* EXERCISE PROMPT *
Extract all lines from the data beneath that include the word "multitrait".

── SOURCE MATERIAL

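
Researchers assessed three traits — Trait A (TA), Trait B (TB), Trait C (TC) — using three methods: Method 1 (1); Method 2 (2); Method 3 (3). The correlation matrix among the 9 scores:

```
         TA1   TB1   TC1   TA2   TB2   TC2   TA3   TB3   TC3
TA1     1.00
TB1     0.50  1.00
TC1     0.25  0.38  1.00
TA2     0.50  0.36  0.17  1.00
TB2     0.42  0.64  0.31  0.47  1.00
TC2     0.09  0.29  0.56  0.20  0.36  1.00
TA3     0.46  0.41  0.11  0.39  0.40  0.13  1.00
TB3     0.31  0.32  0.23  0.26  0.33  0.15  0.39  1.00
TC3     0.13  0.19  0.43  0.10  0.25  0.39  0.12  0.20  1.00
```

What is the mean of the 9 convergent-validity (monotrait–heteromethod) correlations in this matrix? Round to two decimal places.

Convergent values: 0.50, 0.46, 0.39, 0.64, 0.32, 0.33, 0.56, 0.43, 0.39; mean = 4.02/9 = 0.45.

0.45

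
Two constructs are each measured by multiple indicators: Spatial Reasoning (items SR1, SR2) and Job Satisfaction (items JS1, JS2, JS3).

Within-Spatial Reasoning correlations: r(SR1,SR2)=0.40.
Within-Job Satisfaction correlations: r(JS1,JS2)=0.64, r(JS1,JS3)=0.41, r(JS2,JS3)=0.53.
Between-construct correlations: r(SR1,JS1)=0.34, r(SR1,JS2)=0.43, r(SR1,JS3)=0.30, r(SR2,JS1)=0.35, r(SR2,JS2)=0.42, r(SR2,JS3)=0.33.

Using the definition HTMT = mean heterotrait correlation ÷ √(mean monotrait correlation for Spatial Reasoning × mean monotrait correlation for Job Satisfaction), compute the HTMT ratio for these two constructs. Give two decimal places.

0.79

Mean heterotrait r = 2.17/6 = 0.3617.
Mean within-SR = 0.40/1 = 0.4000; mean within-JS = 1.58/3 = 0.5267.
Geometric mean = √(0.4000 × 0.5267) = 0.4590.
HTMT = 0.3617 / 0.4590 = 0.79.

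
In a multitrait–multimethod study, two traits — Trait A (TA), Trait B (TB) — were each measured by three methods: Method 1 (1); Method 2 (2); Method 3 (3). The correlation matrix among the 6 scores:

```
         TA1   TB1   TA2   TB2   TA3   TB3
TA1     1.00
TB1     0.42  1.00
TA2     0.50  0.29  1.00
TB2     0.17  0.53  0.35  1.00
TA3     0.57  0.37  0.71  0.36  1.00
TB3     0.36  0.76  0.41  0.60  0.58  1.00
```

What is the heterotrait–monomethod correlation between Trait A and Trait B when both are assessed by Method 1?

Different traits, same method: r(TA1, TB1) = 0.42.

0.42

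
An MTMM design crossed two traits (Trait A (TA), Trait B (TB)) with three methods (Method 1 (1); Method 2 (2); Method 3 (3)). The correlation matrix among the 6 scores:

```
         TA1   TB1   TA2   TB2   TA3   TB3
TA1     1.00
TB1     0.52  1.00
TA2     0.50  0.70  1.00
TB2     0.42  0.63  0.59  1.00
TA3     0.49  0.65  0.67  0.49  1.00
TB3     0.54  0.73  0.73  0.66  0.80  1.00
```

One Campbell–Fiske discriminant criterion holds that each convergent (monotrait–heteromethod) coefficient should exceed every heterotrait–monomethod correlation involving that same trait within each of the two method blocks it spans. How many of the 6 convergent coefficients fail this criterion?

5

Convergent coefficients and their comparison sets:
TA (methods 1·2): 0.50 vs {0.52, 0.59} → fail.
TA (methods 1·3): 0.49 vs {0.52, 0.80} → fail.
TA (methods 2·3): 0.67 vs {0.59, 0.80} → fail.
TB (methods 1·2): 0.63 vs {0.52, 0.59} → pass.
TB (methods 1·3): 0.73 vs {0.52, 0.80} → fail.
TB (methods 2·3): 0.66 vs {0.59, 0.80} → fail.
5 of 6 fail.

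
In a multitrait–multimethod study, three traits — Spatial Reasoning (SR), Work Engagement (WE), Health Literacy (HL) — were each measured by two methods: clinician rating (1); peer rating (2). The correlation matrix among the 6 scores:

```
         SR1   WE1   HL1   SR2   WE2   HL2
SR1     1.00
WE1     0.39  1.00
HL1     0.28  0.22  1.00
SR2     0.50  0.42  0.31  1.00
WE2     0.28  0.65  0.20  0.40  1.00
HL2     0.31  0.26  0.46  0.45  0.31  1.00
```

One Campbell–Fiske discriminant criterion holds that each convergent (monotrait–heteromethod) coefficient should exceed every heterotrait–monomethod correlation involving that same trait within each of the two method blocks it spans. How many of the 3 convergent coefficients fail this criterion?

Checking each validity diagonal entry against its comparison values:
SR (methods 1·2): 0.50 vs {0.39, 0.40, 0.28, 0.45} → pass.
WE (methods 1·2): 0.65 vs {0.39, 0.40, 0.22, 0.31} → pass.
HL (methods 1·2): 0.46 vs {0.28, 0.45, 0.22, 0.31} → pass.
0 of 3 fail.

0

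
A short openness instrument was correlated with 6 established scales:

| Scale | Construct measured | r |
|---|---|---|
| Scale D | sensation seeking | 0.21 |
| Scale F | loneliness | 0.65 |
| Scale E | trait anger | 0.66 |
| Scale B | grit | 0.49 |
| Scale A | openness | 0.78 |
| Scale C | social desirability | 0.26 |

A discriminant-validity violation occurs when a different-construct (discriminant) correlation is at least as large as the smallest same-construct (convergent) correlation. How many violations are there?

Convergent (same construct = openness): Scale A.
Smallest convergent = 0.78. Discriminant values: 0.21, 0.65, 0.66, 0.49, 0.26; count ≥ 0.78 → 0.

0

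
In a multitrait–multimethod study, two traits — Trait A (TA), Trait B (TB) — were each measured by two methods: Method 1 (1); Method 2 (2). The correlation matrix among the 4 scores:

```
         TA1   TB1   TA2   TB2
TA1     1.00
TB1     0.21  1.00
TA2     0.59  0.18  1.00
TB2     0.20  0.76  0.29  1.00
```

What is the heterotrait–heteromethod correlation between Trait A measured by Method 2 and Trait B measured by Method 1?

Different traits and methods: r(TA2, TB1) = 0.18.

0.18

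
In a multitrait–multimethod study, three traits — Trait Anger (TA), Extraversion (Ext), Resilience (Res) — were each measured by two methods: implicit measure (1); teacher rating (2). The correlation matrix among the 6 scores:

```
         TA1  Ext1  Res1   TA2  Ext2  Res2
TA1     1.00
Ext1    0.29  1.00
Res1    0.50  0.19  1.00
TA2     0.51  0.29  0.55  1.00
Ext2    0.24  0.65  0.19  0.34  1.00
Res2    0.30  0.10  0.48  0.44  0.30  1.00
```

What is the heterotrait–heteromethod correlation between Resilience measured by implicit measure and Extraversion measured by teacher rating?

Different traits and methods: r(Res1, Ext2) = 0.19.

0.19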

────

* YOUR RESPONSE *
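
In a multitrait–multimethod study, two traits — Trait A (TA), Trait B (TB) — were each measured by three methods: Method 1 (1); Method 2 (2); Method 3 (3). The correlation matrix among the 6 scores:
In a multitrait–multimethod study, three traits — Spatial Reasoning (SR), Work Engagement (WE), Health Literacy (HL) — were each measured by two methods: clinician rating (1); peer rating (2). The correlation matrix among the 6 scores:
In a multitrait–multimethod study, two traits — Trait A (TA), Trait B (TB) — were each measured by two methods: Method 1 (1); Method 2 (2). The correlation matrix among the 4 scores:
In a multitrait–multimethod study, three traits — Trait Anger (TA), Extraversion (Ext), Resilience (Res) — were each measured by two methods: implicit measure (1); teacher rating (2). The correlation matrix among the 6 scores: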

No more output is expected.